■ REQUIREMENT
Whenever a line in the data holds the string "does", copy that line.
--- SUPPLIED MATERIAL Enclosed Below ---
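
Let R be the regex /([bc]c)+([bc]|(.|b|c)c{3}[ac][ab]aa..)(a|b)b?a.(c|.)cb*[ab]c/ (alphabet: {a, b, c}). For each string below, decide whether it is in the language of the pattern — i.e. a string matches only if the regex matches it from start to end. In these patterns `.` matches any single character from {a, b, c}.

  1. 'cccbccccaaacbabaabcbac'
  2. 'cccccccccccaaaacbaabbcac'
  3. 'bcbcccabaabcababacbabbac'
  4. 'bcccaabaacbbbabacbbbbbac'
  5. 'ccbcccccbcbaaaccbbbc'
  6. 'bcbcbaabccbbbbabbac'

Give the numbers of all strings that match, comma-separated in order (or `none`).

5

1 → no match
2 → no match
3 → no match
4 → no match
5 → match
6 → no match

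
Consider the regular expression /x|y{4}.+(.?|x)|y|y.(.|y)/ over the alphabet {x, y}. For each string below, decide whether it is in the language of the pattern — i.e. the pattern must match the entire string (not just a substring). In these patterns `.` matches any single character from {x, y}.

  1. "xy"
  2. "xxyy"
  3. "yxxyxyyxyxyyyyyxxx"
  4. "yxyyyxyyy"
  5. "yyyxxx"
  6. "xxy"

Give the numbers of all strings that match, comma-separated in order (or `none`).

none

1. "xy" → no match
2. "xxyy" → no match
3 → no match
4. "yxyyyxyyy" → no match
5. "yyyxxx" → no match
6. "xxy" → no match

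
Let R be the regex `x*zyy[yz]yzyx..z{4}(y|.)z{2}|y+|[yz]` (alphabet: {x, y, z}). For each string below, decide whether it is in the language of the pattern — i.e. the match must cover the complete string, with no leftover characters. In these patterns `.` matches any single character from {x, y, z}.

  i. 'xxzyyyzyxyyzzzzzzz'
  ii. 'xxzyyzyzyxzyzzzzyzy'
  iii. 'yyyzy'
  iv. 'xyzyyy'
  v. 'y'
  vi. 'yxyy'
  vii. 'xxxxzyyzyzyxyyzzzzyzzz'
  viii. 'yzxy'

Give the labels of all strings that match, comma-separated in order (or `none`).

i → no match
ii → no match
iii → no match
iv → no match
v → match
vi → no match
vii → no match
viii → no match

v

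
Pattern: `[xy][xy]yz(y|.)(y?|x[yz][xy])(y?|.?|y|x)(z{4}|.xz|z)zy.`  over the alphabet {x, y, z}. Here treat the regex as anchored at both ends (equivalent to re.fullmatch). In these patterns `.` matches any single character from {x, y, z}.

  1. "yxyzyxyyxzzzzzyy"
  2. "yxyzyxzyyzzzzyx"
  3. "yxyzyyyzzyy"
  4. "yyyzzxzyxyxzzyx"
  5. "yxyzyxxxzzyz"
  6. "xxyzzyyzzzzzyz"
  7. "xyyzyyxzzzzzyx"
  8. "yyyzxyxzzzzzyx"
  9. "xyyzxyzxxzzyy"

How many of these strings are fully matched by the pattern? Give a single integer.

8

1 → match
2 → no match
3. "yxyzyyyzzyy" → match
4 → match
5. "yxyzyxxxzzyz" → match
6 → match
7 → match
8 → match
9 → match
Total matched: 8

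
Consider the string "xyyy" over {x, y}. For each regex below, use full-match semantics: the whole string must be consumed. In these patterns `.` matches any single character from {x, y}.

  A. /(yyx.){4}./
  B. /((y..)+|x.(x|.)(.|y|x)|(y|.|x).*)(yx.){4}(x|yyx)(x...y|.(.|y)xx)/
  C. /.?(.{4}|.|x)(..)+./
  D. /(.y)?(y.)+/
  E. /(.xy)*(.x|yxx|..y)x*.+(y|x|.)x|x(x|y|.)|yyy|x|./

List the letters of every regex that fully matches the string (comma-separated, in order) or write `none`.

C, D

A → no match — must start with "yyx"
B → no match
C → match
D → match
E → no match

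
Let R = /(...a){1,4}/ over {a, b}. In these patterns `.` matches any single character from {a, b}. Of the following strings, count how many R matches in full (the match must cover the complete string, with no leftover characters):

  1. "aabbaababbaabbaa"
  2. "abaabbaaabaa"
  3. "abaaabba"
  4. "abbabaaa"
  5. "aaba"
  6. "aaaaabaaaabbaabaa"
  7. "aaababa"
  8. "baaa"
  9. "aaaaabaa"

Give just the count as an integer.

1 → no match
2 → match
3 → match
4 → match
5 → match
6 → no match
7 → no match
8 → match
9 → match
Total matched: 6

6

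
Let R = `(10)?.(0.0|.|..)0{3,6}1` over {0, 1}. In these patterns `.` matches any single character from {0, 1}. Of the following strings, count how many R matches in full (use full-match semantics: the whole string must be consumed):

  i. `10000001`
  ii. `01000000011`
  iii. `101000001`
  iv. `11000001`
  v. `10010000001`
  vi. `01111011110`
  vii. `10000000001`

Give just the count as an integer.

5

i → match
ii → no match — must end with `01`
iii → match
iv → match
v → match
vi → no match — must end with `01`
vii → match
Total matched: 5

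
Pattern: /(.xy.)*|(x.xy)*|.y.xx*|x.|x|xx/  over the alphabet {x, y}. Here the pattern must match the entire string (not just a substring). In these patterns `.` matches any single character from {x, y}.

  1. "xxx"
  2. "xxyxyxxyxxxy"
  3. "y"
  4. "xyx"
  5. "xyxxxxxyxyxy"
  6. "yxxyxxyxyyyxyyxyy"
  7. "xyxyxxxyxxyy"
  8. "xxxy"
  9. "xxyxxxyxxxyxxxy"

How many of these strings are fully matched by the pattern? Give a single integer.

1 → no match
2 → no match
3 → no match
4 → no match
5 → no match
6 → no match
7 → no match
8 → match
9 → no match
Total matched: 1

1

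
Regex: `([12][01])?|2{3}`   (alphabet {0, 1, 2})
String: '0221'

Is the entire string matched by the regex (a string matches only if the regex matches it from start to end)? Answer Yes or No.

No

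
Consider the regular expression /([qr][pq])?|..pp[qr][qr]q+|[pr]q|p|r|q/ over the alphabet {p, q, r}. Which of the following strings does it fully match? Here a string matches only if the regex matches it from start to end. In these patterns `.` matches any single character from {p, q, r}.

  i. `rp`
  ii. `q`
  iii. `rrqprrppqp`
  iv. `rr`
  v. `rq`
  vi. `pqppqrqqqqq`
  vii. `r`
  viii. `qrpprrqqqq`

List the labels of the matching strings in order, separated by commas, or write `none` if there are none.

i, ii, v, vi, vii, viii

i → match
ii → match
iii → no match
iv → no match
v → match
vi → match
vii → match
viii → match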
--- End of Enclosed SUPPLIED MATERIAL ---
--- SUPPLIED MATERIAL Enclosed Below ---
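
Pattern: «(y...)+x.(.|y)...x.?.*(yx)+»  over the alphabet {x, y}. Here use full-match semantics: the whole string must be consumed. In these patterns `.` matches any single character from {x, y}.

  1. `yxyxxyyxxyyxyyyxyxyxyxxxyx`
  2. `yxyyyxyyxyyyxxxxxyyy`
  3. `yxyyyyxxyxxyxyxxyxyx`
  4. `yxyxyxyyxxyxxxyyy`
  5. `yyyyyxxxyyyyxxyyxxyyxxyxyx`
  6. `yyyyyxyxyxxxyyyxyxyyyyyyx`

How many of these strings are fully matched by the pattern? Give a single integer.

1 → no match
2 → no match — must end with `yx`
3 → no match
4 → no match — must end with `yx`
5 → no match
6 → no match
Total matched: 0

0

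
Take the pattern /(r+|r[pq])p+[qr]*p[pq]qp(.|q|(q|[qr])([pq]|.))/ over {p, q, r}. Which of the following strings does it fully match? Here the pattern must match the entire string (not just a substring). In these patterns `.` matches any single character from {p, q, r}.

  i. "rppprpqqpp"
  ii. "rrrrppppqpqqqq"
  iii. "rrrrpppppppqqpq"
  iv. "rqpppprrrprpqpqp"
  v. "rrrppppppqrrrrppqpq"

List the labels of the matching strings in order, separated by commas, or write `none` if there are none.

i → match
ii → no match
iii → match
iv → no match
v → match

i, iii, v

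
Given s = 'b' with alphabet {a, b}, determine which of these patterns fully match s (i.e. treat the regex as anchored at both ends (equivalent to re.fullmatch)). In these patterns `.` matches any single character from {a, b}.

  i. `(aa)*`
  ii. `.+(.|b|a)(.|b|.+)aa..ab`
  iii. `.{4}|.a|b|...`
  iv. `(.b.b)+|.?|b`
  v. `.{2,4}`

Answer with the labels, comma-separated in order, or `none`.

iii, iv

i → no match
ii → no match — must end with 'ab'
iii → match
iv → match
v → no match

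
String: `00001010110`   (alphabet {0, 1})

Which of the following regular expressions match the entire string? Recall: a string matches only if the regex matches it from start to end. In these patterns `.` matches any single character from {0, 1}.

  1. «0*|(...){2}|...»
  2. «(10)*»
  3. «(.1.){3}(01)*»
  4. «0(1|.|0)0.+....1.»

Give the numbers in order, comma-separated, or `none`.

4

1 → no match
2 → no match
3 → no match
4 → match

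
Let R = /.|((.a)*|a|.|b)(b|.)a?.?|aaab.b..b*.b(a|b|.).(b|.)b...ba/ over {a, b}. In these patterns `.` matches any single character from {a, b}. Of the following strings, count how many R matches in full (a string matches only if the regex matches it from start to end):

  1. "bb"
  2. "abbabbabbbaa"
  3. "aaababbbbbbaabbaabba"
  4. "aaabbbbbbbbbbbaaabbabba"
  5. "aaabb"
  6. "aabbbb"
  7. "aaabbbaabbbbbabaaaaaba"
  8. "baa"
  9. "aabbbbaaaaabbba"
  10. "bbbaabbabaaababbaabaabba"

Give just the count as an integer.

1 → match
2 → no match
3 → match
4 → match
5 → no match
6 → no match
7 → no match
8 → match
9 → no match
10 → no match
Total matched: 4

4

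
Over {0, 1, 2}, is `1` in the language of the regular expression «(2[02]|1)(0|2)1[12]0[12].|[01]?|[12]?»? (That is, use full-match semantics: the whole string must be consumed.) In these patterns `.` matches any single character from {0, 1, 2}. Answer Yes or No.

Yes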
--- End of Enclosed SUPPLIED MATERIAL ---
--- SUPPLIED MATERIAL Enclosed Below ---
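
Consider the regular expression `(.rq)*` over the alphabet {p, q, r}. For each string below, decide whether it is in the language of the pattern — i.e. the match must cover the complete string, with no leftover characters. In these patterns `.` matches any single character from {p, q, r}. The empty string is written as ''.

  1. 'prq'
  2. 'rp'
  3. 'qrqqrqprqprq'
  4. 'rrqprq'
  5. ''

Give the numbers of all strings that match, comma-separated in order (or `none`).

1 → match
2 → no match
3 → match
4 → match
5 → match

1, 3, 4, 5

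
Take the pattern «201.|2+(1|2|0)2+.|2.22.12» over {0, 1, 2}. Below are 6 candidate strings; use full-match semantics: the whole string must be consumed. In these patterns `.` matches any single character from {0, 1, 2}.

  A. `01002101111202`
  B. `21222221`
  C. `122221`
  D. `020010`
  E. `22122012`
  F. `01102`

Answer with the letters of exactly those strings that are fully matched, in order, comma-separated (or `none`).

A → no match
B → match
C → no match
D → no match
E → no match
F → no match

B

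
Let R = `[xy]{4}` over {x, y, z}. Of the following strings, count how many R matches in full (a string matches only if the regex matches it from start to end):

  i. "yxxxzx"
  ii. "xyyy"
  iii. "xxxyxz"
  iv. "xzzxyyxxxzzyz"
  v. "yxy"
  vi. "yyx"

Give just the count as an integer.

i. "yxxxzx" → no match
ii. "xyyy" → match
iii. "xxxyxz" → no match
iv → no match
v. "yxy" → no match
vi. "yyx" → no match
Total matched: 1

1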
--- End of Enclosed SUPPLIED MATERIAL ---
■ RESPONSE AREA
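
Consider the regular expression /([qr][pq])?|..pp[qr][qr]q+|[pr]q|p|r|q/ over the alphabet {p, q, r}. Which of the following strings does it fully match? Here a string matches only if the regex matches it from start to end. In these patterns `.` matches any single character from {p, q, r}.
Take the pattern /(r+|r[pq])p+[qr]*p[pq]qp(.|q|(q|[qr])([pq]|.))/ over {p, q, r}. Which of the following strings does it fully match? Here the pattern must match the entire string (not just a substring). In these patterns `.` matches any single character from {p, q, r}.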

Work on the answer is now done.